Exercise => Retype each line of the listing below, word for word.

Information =>
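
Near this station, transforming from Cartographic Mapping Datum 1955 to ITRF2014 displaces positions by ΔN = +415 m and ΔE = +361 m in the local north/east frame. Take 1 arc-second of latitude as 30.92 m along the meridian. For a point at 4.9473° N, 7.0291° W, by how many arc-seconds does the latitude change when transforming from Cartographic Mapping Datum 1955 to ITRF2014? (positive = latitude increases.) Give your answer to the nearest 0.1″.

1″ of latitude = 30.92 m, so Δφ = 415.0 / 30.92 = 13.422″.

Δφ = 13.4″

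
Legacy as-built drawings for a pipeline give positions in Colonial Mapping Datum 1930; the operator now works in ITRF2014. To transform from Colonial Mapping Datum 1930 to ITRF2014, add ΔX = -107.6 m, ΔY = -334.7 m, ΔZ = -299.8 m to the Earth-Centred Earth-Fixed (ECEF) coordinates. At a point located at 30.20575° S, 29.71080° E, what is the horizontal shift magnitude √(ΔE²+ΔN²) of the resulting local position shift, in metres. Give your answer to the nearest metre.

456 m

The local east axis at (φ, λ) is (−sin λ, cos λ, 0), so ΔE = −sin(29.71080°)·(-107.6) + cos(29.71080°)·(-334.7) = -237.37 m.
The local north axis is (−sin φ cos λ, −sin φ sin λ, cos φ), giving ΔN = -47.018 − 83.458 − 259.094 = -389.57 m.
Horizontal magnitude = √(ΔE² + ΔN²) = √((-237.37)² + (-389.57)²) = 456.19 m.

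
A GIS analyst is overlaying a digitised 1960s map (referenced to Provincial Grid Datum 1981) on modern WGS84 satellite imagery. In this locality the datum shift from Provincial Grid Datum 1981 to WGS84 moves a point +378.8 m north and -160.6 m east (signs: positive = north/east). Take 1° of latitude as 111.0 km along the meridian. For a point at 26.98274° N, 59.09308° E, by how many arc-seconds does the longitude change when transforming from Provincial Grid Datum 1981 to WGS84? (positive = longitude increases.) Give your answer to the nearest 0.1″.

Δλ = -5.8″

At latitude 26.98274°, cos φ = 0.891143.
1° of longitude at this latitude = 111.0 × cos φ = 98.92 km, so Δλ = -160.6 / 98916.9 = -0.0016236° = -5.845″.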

Written response =>
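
Near this station, transforming from Cartographic Mapping Datum 1955 to ITRF2014 displaces positions by ΔN = +415 m and ΔE = +361 m in the local north/east frame. Take 1 arc-second of latitude as 30.92 m along the meridian. For a point at 4.9473° N, 7.0291° W, by how many arc-seconds does the latitude change when transforming from Cartographic Mapping Datum 1955 to ITRF2014? (positive = latitude increases.) Give your answer to the nearest 0.1″.

1″ of latitude = 30.92 m, so Δφ = 415.0 / 30.92 = 13.422″.

Δφ = 13.4″

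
Legacy as-built drawings for a pipeline give positions in Colonial Mapping Datum 1930; the operator now works in ITRF2014. To transform from Colonial Mapping Datum 1930 to ITRF2014, add ΔX = -107.6 m, ΔY = -334.7 m, ΔZ = -299.8 m to the Earth-Centred Earth-Fixed (ECEF) coordinates. At a point located at 30.20575° S, 29.71080° E, what is the horizontal shift magnitude √(ΔE²+ΔN²) of the resulting local position shift, in metres. Give your answer to the nearest metre.

456 m

The local east axis at (φ, λ) is (−sin λ, cos λ, 0), so ΔE = −sin(29.71080°)·(-107.6) + cos(29.71080°)·(-334.7) = -237.37 m.
The local north axis is (−sin φ cos λ, −sin φ sin λ, cos φ), giving ΔN = -47.018 − 83.458 − 259.094 = -389.57 m.
Horizontal magnitude = √(ΔE² + ΔN²) = √((-237.37)² + (-389.57)²) = 456.19 m.

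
A GIS analyst is overlaying a digitised 1960s map (referenced to Provincial Grid Datum 1981) on modern WGS84 satellite imagery. In this locality the datum shift from Provincial Grid Datum 1981 to WGS84 moves a point +378.8 m north and -160.6 m east (signs: positive = north/east). Take 1° of latitude as 111.0 km along the meridian. For a point at 26.98274° N, 59.09308° E, by how many arc-seconds does the longitude change when transforming from Provincial Grid Datum 1981 to WGS84? (positive = longitude increases.) Give your answer to the nearest 0.1″.

Δλ = -5.8″

At latitude 26.98274°, cos φ = 0.891143.
1° of longitude at this latitude = 111.0 × cos φ = 98.92 km, so Δλ = -160.6 / 98916.9 = -0.0016236° = -5.845″.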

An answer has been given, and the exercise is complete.